What is being asked: Please give the data again exactly, with no line dropped.

Supplied entries:
● ● ● ●
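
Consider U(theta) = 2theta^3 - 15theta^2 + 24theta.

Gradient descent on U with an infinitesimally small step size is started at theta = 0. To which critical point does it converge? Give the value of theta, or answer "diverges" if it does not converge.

diverges

U'(theta) = 6(theta - 4)(theta - 1), so U'(0) = 24.
Gradient descent moves in the -U' direction, i.e. theta is decreasing.
There is no critical point below theta=0, and U' keeps the same sign, so the iterate runs off to −∞.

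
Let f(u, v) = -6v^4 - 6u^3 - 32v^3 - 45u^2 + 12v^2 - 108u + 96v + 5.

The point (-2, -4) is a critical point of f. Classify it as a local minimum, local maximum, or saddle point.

local maximum

The mixed partial ∂²f/∂u∂v is 0, so the Hessian at any point is diag(f_uu, f_vv) = diag(-18(2u + 5), 24(-3v^2 - 8v + 1)).
At (-2, -4): H = diag(-18, -360).
Both eigenvalues are negative, so H is negative definite: a local maximum.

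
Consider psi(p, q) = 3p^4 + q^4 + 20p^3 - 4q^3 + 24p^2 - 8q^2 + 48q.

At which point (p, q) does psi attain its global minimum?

(-4, -2)

psi(p,q) separates as A(p) + B(q), so its minimum is min A + min B.
A'(p) = 12p(p + 1)(p + 4) vanishes at p ∈ {-4, -1, 0}; B'(q) = 4(q - 3)(q - 2)(q + 2) vanishes at q ∈ {-2, 2, 3}.
Local minima of A (where A''>0): A(-4)=-128, A(0)=0. Local minima of B: B(-2)=-80, B(3)=45.
So the global minimum of psi is A(-4) + B(-2) = -128 − 80 = -208, attained at (-4, -2).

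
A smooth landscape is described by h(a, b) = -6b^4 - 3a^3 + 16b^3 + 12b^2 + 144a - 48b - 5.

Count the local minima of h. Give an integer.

h separates as a function of a plus a function of b, so ∇h=0 decouples.
∂h/∂a = -9(a - 4)(a + 4) = 0 at a ∈ {-4, 4}; ∂h/∂b = -24(b - 2)(b - 1)(b + 1) = 0 at b ∈ {-1, 1, 2}.
The Hessian is diagonal: diag(h_aa, h_bb). Second derivatives: h_aa(-4)=72, h_aa(4)=-72; h_bb(-1)=-144, h_bb(1)=48, h_bb(2)=-72.
Local minima occur where both diagonal entries positive: (-4, 1). Count: 1.

1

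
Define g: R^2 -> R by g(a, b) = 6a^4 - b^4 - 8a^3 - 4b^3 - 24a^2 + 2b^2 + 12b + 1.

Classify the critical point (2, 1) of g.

The mixed partial ∂²g/∂a∂b is 0, so the Hessian at any point is diag(g_aa, g_bb) = diag(24(3a^2 - 2a - 2), 4(-3b^2 - 6b + 1)).
At (2, 1): H = diag(144, -32).
The eigenvalues have opposite signs, so H is indefinite: a saddle point.

saddle point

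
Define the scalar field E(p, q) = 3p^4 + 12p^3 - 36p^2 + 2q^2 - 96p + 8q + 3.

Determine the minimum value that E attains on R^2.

-197

E(p,q) separates as A(p) + B(q) + 3, so its minimum is min A + min B + 3.
A'(p) = 12(p - 2)(p + 1)(p + 4) vanishes at p ∈ {-4, -1, 2}; B'(q) = 4q + 8 vanishes at q ∈ {-2}.
Local minima of A (where A''>0): A(-4)=-192, A(2)=-192. Local minima of B: B(-2)=-8.
So the global minimum of E is A(-4) + B(-2) + 3 = -192 − 8 + 3 = -197, attained at (-4, -2).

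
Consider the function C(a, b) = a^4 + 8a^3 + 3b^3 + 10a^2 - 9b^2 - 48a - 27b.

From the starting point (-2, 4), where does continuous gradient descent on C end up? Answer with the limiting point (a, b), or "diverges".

C is separable, so gradient descent decouples: a follows -∂C/∂a, b follows -∂C/∂b.
∂C/∂a = 4(a - 1)(a + 3)(a + 4); at a=-2 this is -24, so a increases.
∂C/∂b = 9(b - 3)(b + 1); at b=4 this is 45, so b decreases.
a converges to its nearest critical value 1 (a local min of the a-part); b converges to 3. The iterate converges to (1, 3).

(1, 3)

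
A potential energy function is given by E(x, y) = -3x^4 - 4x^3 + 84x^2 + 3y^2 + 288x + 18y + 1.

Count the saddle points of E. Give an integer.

2

E separates as a function of x plus a function of y, so ∇E=0 decouples.
∂E/∂x = -12(x - 4)(x + 2)(x + 3) = 0 at x ∈ {-3, -2, 4}; ∂E/∂y = 6(y + 3) = 0 at y ∈ {-3}.
The Hessian is diagonal: diag(E_xx, E_yy). Second derivatives: E_xx(-3)=-84, E_xx(-2)=72, E_xx(4)=-504; E_yy(-3)=6.
Saddle points occur where the two diagonal entries have opposite signs: (-3, -3), (4, -3). Count: 2.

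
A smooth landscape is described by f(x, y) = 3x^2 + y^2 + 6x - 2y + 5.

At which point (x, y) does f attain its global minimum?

f(x,y) separates as P(x) + Q(y) + 5, so its minimum is min P + min Q + 5.
P'(x) = 6x + 6 vanishes at x ∈ {-1}; Q'(y) = 2y - 2 vanishes at y ∈ {1}.
Local minima of P (where P''>0): P(-1)=-3. Local minima of Q: Q(1)=-1.
So the global minimum of f is P(-1) + Q(1) + 5 = -3 − 1 + 5 = 1, attained at (-1, 1).

(-1, 1)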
● ● ● ●
Your solution:
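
Consider U(theta) = 2theta^3 - 15theta^2 + 24theta.

Gradient descent on U with an infinitesimally small step size is started at theta = 0. To which critical point does it converge? Give the value of theta, or answer "diverges" if it does not converge.

diverges

U'(theta) = 6(theta - 4)(theta - 1), so U'(0) = 24.
Gradient descent moves in the -U' direction, i.e. theta is decreasing.
There is no critical point below theta=0, and U' keeps the same sign, so the iterate runs off to −∞.

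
Let f(u, v) = -6v^4 - 6u^3 - 32v^3 - 45u^2 + 12v^2 - 108u + 96v + 5.

The point (-2, -4) is a critical point of f. Classify it as a local minimum, local maximum, or saddle point.

local maximum

The mixed partial ∂²f/∂u∂v is 0, so the Hessian at any point is diag(f_uu, f_vv) = diag(-18(2u + 5), 24(-3v^2 - 8v + 1)).
At (-2, -4): H = diag(-18, -360).
Both eigenvalues are negative, so H is negative definite: a local maximum.

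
Consider psi(p, q) = 3p^4 + q^4 + 20p^3 - 4q^3 + 24p^2 - 8q^2 + 48q.

At which point (p, q) does psi attain its global minimum?

(-4, -2)

psi(p,q) separates as A(p) + B(q), so its minimum is min A + min B.
A'(p) = 12p(p + 1)(p + 4) vanishes at p ∈ {-4, -1, 0}; B'(q) = 4(q - 3)(q - 2)(q + 2) vanishes at q ∈ {-2, 2, 3}.
Local minima of A (where A''>0): A(-4)=-128, A(0)=0. Local minima of B: B(-2)=-80, B(3)=45.
So the global minimum of psi is A(-4) + B(-2) = -128 − 80 = -208, attained at (-4, -2).

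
A smooth landscape is described by h(a, b) = -6b^4 - 3a^3 + 16b^3 + 12b^2 + 144a - 48b - 5.

Count the local minima of h. Give an integer.

h separates as a function of a plus a function of b, so ∇h=0 decouples.
∂h/∂a = -9(a - 4)(a + 4) = 0 at a ∈ {-4, 4}; ∂h/∂b = -24(b - 2)(b - 1)(b + 1) = 0 at b ∈ {-1, 1, 2}.
The Hessian is diagonal: diag(h_aa, h_bb). Second derivatives: h_aa(-4)=72, h_aa(4)=-72; h_bb(-1)=-144, h_bb(1)=48, h_bb(2)=-72.
Local minima occur where both diagonal entries positive: (-4, 1). Count: 1.

1

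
Define g: R^2 -> R by g(a, b) = 6a^4 - b^4 - 8a^3 - 4b^3 - 24a^2 + 2b^2 + 12b + 1.

Classify the critical point (2, 1) of g.

The mixed partial ∂²g/∂a∂b is 0, so the Hessian at any point is diag(g_aa, g_bb) = diag(24(3a^2 - 2a - 2), 4(-3b^2 - 6b + 1)).
At (2, 1): H = diag(144, -32).
The eigenvalues have opposite signs, so H is indefinite: a saddle point.

saddle point

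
Define the scalar field E(p, q) = 3p^4 + 12p^3 - 36p^2 + 2q^2 - 96p + 8q + 3.

Determine the minimum value that E attains on R^2.

-197

E(p,q) separates as A(p) + B(q) + 3, so its minimum is min A + min B + 3.
A'(p) = 12(p - 2)(p + 1)(p + 4) vanishes at p ∈ {-4, -1, 2}; B'(q) = 4q + 8 vanishes at q ∈ {-2}.
Local minima of A (where A''>0): A(-4)=-192, A(2)=-192. Local minima of B: B(-2)=-8.
So the global minimum of E is A(-4) + B(-2) + 3 = -192 − 8 + 3 = -197, attained at (-4, -2).

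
Consider the function C(a, b) = a^4 + 8a^3 + 3b^3 + 10a^2 - 9b^2 - 48a - 27b.

From the starting point (-2, 4), where does continuous gradient descent on C end up? Answer with the limiting point (a, b), or "diverges".

C is separable, so gradient descent decouples: a follows -∂C/∂a, b follows -∂C/∂b.
∂C/∂a = 4(a - 1)(a + 3)(a + 4); at a=-2 this is -24, so a increases.
∂C/∂b = 9(b - 3)(b + 1); at b=4 this is 45, so b decreases.
a converges to its nearest critical value 1 (a local min of the a-part); b converges to 3. The iterate converges to (1, 3).

(1, 3)

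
A potential energy function is given by E(x, y) = -3x^4 - 4x^3 + 84x^2 + 3y^2 + 288x + 18y + 1.

Count the saddle points of E. Give an integer.

2

E separates as a function of x plus a function of y, so ∇E=0 decouples.
∂E/∂x = -12(x - 4)(x + 2)(x + 3) = 0 at x ∈ {-3, -2, 4}; ∂E/∂y = 6(y + 3) = 0 at y ∈ {-3}.
The Hessian is diagonal: diag(E_xx, E_yy). Second derivatives: E_xx(-3)=-84, E_xx(-2)=72, E_xx(4)=-504; E_yy(-3)=6.
Saddle points occur where the two diagonal entries have opposite signs: (-3, -3), (4, -3). Count: 2.

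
A smooth landscape is described by f(x, y) = 3x^2 + y^2 + 6x - 2y + 5.

At which point (x, y) does f attain its global minimum?

f(x,y) separates as P(x) + Q(y) + 5, so its minimum is min P + min Q + 5.
P'(x) = 6x + 6 vanishes at x ∈ {-1}; Q'(y) = 2y - 2 vanishes at y ∈ {1}.
Local minima of P (where P''>0): P(-1)=-3. Local minima of Q: Q(1)=-1.
So the global minimum of f is P(-1) + Q(1) + 5 = -3 − 1 + 5 = 1, attained at (-1, 1).

(-1, 1)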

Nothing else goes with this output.